» **Task instructions**: Among the records below, count the lines where "edge" occurs, and report that total alone.

*** Given records ***

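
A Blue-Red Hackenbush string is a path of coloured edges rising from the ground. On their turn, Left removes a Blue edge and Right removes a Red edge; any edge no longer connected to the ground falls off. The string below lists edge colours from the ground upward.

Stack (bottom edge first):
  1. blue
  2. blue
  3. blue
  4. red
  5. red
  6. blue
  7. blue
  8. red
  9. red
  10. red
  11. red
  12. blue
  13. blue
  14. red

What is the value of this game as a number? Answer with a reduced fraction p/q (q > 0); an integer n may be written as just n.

value_1 [b]  L=[0]  R=[∅]  => 1
value_2 [bb]  L=[0,1]  R=[∅]  => 2
value_3 [bbb]  L=[0,1,2]  R=[∅]  => 3
value_4 [bbbr]  L=[0,1,2]  R=[3]  => 5/2
value_5 [bbbrr]  L=[0,1,2]  R=[5/2,3]  => 9/4
value_6 [bbbrrb]  L=[0,1,2,9/4]  R=[5/2,3]  => 19/8
value_7 [bbbrrbb]  L=[0,1,2,9/4,19/8]  R=[5/2,3]  => 39/16
value_8 [bbbrrbbr]  L=[0,1,2,9/4,19/8]  R=[39/16,5/2,3]  => 77/32
value_9 [bbbrrbbrr]  L=[0,1,2,9/4,19/8]  R=[77/32,39/16,5/2,3]  => 153/64
value_10 [bbbrrbbrrr]  L=[0,1,2,9/4,19/8]  R=[153/64,77/32,39/16,5/2,3]  => 305/128
value_11 [bbbrrbbrrrr]  L=[0,1,2,9/4,19/8]  R=[305/128,153/64,77/32,39/16,5/2,3]  => 609/256
value_12 [bbbrrbbrrrrb]  L=[0,1,2,9/4,19/8,609/256]  R=[305/128,153/64,77/32,39/16,5/2,3]  => 1219/512
value_13 [bbbrrbbrrrrbb]  L=[0,1,2,9/4,19/8,609/256,1219/512]  R=[305/128,153/64,77/32,39/16,5/2,3]  => 2439/1024
value_14 [bbbrrbbrrrrbbr]  L=[0,1,2,9/4,19/8,609/256,1219/512]  R=[2439/1024,305/128,153/64,77/32,39/16,5/2,3]  => 4877/2048

4877/2048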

*** End of Given records ***

» **Task result**: 2